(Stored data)
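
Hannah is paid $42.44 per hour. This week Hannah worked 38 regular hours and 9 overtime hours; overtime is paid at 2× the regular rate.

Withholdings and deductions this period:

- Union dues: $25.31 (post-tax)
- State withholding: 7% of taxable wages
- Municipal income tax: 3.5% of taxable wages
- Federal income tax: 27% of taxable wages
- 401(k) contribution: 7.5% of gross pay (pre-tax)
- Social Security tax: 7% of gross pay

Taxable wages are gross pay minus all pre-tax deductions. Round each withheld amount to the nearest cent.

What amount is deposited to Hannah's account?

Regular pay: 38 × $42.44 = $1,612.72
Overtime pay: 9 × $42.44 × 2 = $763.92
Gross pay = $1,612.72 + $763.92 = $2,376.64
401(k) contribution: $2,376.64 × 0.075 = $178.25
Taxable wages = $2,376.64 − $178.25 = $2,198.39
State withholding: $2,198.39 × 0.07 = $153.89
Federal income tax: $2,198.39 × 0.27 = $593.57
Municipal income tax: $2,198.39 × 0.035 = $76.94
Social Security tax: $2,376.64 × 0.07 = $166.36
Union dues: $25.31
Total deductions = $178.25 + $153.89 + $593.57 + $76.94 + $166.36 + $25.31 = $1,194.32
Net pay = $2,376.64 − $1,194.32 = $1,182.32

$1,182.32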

WHAT TO WORK ON: Beginning with the first line above, transcribe all of the data exactly.

THE ANSWER:
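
Hannah is paid $42.44 per hour. This week Hannah worked 38 regular hours and 9 overtime hours; overtime is paid at 2× the regular rate.

Withholdings and deductions this period:

- Union dues: $25.31 (post-tax)
- State withholding: 7% of taxable wages
- Municipal income tax: 3.5% of taxable wages
- Federal income tax: 27% of taxable wages
- 401(k) contribution: 7.5% of gross pay (pre-tax)
- Social Security tax: 7% of gross pay

Taxable wages are gross pay minus all pre-tax deductions. Round each withheld amount to the nearest cent.

What amount is deposited to Hannah's account?

Regular pay: 38 × $42.44 = $1,612.72
Overtime pay: 9 × $42.44 × 2 = $763.92
Gross pay = $1,612.72 + $763.92 = $2,376.64
401(k) contribution: $2,376.64 × 0.075 = $178.25
Taxable wages = $2,376.64 − $178.25 = $2,198.39
State withholding: $2,198.39 × 0.07 = $153.89
Federal income tax: $2,198.39 × 0.27 = $593.57
Municipal income tax: $2,198.39 × 0.035 = $76.94
Social Security tax: $2,376.64 × 0.07 = $166.36
Union dues: $25.31
Total deductions = $178.25 + $153.89 + $593.57 + $76.94 + $166.36 + $25.31 = $1,194.32
Net pay = $2,376.64 − $1,194.32 = $1,182.32

$1,182.32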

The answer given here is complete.